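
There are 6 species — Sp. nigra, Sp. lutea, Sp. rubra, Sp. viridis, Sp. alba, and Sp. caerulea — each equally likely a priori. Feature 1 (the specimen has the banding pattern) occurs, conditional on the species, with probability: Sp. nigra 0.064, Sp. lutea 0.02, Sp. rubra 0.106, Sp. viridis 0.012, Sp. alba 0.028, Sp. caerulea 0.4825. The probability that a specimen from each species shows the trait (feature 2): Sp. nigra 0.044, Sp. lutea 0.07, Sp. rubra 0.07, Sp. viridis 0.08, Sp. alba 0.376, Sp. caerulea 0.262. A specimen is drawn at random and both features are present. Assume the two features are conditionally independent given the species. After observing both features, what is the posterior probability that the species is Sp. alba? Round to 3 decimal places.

With a uniform prior (1/6 each), posterior ∝ likelihood:
  Sp. nigra: 0.064 × 0.044 = 0.002816
  Sp. lutea: 0.02 × 0.07 = 0.0014
  Sp. rubra: 0.106 × 0.07 = 0.00742
  Sp. viridis: 0.012 × 0.08 = 0.00096
  Sp. alba: 0.028 × 0.376 = 0.010528
  Sp. caerulea: 0.4825 × 0.262 = 0.126415
Total = 0.149539.
P(Sp. alba | evidence) = 0.010528 / 0.149539 ≈ 0.070.

0.070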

##############################

*What needs to be done*. Your answer should be the listing itself, repeated exactly.

*Result of this task*.
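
There are 6 species — Sp. nigra, Sp. lutea, Sp. rubra, Sp. viridis, Sp. alba, and Sp. caerulea — each equally likely a priori. Feature 1 (the specimen has the banding pattern) occurs, conditional on the species, with probability: Sp. nigra 0.064, Sp. lutea 0.02, Sp. rubra 0.106, Sp. viridis 0.012, Sp. alba 0.028, Sp. caerulea 0.4825. The probability that a specimen from each species shows the trait (feature 2): Sp. nigra 0.044, Sp. lutea 0.07, Sp. rubra 0.07, Sp. viridis 0.08, Sp. alba 0.376, Sp. caerulea 0.262. A specimen is drawn at random and both features are present. Assume the two features are conditionally independent given the species. After observing both features, what is the posterior probability that the species is Sp. alba? Round to 3 decimal places.

With a uniform prior (1/6 each), posterior ∝ likelihood:
  Sp. nigra: 0.064 × 0.044 = 0.002816
  Sp. lutea: 0.02 × 0.07 = 0.0014
  Sp. rubra: 0.106 × 0.07 = 0.00742
  Sp. viridis: 0.012 × 0.08 = 0.00096
  Sp. alba: 0.028 × 0.376 = 0.010528
  Sp. caerulea: 0.4825 × 0.262 = 0.126415
Total = 0.149539.
P(Sp. alba | evidence) = 0.010528 / 0.149539 ≈ 0.070.

0.070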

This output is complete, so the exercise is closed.